> [What you should do]
From the entries below, retype only the lines from the one with "During a geometry algorithms course: Compute" through the one with "For a mapping application: How", exactly as written.

> [Working data]
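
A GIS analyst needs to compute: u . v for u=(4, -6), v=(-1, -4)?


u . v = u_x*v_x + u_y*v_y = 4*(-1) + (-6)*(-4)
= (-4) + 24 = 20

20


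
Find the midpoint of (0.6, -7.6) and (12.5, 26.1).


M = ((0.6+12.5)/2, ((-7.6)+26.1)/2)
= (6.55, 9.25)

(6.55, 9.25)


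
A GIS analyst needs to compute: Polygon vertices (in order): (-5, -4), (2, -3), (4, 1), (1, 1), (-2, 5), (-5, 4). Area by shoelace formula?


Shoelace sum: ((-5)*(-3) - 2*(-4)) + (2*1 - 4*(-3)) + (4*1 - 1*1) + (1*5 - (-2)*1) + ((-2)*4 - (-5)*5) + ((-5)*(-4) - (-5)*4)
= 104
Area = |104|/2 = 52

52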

--

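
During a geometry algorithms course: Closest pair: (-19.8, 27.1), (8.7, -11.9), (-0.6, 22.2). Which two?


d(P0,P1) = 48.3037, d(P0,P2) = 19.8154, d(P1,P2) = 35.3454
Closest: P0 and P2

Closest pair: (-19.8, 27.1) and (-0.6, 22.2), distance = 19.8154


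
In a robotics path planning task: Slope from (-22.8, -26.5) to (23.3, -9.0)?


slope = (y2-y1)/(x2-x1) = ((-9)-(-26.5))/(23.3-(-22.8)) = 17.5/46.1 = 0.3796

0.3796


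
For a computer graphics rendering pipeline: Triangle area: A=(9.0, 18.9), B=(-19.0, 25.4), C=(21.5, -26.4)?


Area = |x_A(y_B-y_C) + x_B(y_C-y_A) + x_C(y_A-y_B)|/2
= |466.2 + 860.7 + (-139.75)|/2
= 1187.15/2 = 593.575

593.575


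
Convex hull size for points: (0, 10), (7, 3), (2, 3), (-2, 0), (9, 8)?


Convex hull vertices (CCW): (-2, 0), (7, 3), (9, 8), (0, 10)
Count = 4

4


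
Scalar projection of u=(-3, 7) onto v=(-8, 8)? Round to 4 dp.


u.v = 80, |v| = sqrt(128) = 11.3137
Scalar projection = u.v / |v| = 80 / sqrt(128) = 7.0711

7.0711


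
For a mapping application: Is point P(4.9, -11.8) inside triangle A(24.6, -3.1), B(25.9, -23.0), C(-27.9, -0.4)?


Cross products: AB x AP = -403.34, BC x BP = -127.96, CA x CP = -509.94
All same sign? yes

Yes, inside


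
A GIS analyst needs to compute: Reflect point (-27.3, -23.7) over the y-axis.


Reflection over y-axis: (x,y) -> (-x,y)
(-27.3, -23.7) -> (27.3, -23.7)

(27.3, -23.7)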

* * *

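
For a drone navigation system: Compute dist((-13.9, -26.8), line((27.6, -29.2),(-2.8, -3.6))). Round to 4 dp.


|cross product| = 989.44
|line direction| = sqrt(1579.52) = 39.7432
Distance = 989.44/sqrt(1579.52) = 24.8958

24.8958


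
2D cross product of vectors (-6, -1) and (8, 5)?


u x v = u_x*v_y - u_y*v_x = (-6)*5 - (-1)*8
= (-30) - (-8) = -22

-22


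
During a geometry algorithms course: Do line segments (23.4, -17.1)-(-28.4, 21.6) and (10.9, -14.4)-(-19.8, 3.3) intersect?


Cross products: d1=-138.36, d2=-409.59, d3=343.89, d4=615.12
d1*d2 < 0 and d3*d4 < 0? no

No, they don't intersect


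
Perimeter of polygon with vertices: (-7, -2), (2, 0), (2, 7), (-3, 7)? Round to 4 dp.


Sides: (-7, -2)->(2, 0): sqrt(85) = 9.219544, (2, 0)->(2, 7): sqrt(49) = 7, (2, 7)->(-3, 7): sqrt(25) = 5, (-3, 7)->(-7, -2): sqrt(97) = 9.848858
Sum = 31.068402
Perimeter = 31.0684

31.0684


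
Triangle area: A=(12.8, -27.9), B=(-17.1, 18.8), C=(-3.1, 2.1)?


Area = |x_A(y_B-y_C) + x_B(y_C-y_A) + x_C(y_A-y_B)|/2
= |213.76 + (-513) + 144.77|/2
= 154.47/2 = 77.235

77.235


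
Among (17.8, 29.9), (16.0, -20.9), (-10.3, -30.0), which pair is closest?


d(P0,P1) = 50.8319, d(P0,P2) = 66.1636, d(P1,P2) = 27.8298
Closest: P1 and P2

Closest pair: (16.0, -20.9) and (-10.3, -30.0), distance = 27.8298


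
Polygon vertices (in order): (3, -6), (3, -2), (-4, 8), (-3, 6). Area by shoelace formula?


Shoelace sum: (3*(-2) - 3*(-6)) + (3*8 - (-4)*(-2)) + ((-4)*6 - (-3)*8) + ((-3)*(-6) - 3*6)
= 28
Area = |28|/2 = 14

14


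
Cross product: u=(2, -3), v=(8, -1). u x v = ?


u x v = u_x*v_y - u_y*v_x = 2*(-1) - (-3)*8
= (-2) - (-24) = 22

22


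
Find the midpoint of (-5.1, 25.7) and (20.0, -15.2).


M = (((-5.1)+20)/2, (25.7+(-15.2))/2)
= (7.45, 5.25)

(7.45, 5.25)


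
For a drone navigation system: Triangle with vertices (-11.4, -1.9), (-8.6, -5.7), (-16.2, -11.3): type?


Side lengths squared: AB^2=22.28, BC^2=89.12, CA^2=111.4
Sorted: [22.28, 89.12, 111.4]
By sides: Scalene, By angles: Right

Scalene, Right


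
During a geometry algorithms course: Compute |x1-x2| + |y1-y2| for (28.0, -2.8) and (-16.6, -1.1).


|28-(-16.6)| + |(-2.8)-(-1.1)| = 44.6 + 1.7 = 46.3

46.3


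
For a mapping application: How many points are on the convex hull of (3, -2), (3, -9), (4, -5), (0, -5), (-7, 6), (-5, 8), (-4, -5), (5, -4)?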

> [Task answer]
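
During a geometry algorithms course: Compute |x1-x2| + |y1-y2| for (28.0, -2.8) and (-16.6, -1.1).


|28-(-16.6)| + |(-2.8)-(-1.1)| = 44.6 + 1.7 = 46.3

46.3


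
For a mapping application: How many points are on the convex hull of (3, -2), (3, -9), (4, -5), (0, -5), (-7, 6), (-5, 8), (-4, -5), (5, -4)?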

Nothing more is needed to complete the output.